- WORK INSTRUCTION: Copy each line below in which the word "Answer" occurs.

- EXERCISE DATA:

######

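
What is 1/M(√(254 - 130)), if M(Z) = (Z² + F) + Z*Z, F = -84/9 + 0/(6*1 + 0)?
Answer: 3/716 ≈ 0.0041899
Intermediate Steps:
F = -28/3 (F = -84*⅑ + 0/(6 + 0) = -28/3 + 0/6 = -28/3 + 0*(⅙) = -28/3 + 0 = -28/3 ≈ -9.3333)
M(Z) = -28/3 + 2*Z² (M(Z) = (Z² - 28/3) + Z*Z = (-28/3 + Z²) + Z² = -28/3 + 2*Z²)
1/M(√(254 - 130)) = 1/(-28/3 + 2*(√(254 - 130))²) = 1/(-28/3 + 2*(√124)²) = 1/(-28/3 + 2*(2*√31)²) = 1/(-28/3 + 2*124) = 1/(-28/3 + 248) = 1/(716/3) = 3/716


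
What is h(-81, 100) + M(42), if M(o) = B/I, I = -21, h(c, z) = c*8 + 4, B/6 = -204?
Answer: -4100/7 ≈ -585.71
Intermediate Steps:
B = -1224 (B = 6*(-204) = -1224)
h(c, z) = 4 + 8*c (h(c, z) = 8*c + 4 = 4 + 8*c)
M(o) = 408/7 (M(o) = -1224/(-21) = -1224*(-1/21) = 408/7)
h(-81, 100) + M(42) = (4 + 8*(-81)) + 408/7 = (4 - 648) + 408/7 = -644 + 408/7 = -4100/7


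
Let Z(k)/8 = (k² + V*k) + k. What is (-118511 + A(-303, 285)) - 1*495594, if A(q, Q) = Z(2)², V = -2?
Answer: -613849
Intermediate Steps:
Z(k) = -8*k + 8*k² (Z(k) = 8*((k² - 2*k) + k) = 8*(k² - k) = -8*k + 8*k²)
A(q, Q) = 256 (A(q, Q) = (8*2*(-1 + 2))² = (8*2*1)² = 16² = 256)
(-118511 + A(-303, 285)) - 1*495594 = (-118511 + 256) - 1*495594 = -118255 - 495594 = -613849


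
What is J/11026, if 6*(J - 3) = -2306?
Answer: -572/16539 ≈ -0.034585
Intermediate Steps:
J = -1144/3 (J = 3 + (1/6)*(-2306) = 3 - 1153/3 = -1144/3 ≈ -381.33)
J/11026 = -1144/3/11026 = -1144/3*1/11026 = -572/16539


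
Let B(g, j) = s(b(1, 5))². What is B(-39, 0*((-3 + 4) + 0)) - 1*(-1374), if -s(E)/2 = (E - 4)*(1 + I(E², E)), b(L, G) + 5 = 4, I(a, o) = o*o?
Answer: 1774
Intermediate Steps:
I(a, o) = o²
b(L, G) = -1 (b(L, G) = -5 + 4 = -1)
s(E) = -2*(1 + E²)*(-4 + E) (s(E) = -2*(E - 4)*(1 + E²) = -2*(-4 + E)*(1 + E²) = -2*(1 + E²)*(-4 + E))
B(g, j) = 400 (B(g, j) = (8 - 2*(-1) - 2*(-1)³ + 8*(-1)²)² = (8 + 2 - 2*(-1) + 8*1)² = (8 + 2 + 2 + 8)² = 20² = 400)
B(-39, 0*((-3 + 4) + 0)) - 1*(-1374) = 400 - 1*(-1374) = 400 + 1374 = 1774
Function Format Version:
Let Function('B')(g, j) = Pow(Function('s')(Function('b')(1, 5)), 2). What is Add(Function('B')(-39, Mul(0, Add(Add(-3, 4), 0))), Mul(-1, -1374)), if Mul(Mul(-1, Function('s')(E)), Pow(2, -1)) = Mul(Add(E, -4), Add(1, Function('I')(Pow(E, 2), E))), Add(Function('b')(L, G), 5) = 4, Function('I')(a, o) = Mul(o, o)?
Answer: 1774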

######

- THE COMPLETED TASK:
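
Answer: 3/716 ≈ 0.0041899
Answer: -4100/7 ≈ -585.71
Answer: -613849
Answer: -572/16539 ≈ -0.034585
Answer: 1774
Answer: 1774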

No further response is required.